* [Task objective]:
An exact copy of the listing is what the response must contain.

* [Dataset records]:

********

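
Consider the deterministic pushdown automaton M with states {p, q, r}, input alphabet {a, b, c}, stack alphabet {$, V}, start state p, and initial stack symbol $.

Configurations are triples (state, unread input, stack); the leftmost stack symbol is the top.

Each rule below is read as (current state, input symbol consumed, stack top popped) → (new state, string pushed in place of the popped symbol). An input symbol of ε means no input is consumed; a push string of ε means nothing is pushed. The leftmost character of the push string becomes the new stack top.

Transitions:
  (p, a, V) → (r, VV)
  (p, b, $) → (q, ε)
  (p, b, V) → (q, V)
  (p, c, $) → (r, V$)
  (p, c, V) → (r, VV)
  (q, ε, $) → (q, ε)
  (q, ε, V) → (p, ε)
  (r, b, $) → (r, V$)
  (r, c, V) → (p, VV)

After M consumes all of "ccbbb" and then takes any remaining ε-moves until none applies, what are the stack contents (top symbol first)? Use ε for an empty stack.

(p, ccbbb, $)
  read c, top $: go to r, push V$ → (r, cbbb, V$)
  read c, top V: go to p, push VV → (p, bbb, VV$)
  read b, top V: go to q, push V → (q, bb, VV$)
  ε-move, top V: go to p, push ε → (p, bb, V$)
  read b, top V: go to q, push V → (q, b, V$)
  ε-move, top V: go to p, push ε → (p, b, $)
  read b, top $: go to q, push ε → (q, ε, ε)
All input consumed in state q with stack ε.

ε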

********

* [Result for this task]:
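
Consider the deterministic pushdown automaton M with states {p, q, r}, input alphabet {a, b, c}, stack alphabet {$, V}, start state p, and initial stack symbol $.

Configurations are triples (state, unread input, stack); the leftmost stack symbol is the top.

Each rule below is read as (current state, input symbol consumed, stack top popped) → (new state, string pushed in place of the popped symbol). An input symbol of ε means no input is consumed; a push string of ε means nothing is pushed. The leftmost character of the push string becomes the new stack top.

Transitions:
  (p, a, V) → (r, VV)
  (p, b, $) → (q, ε)
  (p, b, V) → (q, V)
  (p, c, $) → (r, V$)
  (p, c, V) → (r, VV)
  (q, ε, $) → (q, ε)
  (q, ε, V) → (p, ε)
  (r, b, $) → (r, V$)
  (r, c, V) → (p, VV)

After M consumes all of "ccbbb" and then takes any remaining ε-moves until none applies, what are the stack contents (top symbol first)? Use ε for an empty stack.

(p, ccbbb, $)
  read c, top $: go to r, push V$ → (r, cbbb, V$)
  read c, top V: go to p, push VV → (p, bbb, VV$)
  read b, top V: go to q, push V → (q, bb, VV$)
  ε-move, top V: go to p, push ε → (p, bb, V$)
  read b, top V: go to q, push V → (q, b, V$)
  ε-move, top V: go to p, push ε → (p, b, $)
  read b, top $: go to q, push ε → (q, ε, ε)
All input consumed in state q with stack ε.

ε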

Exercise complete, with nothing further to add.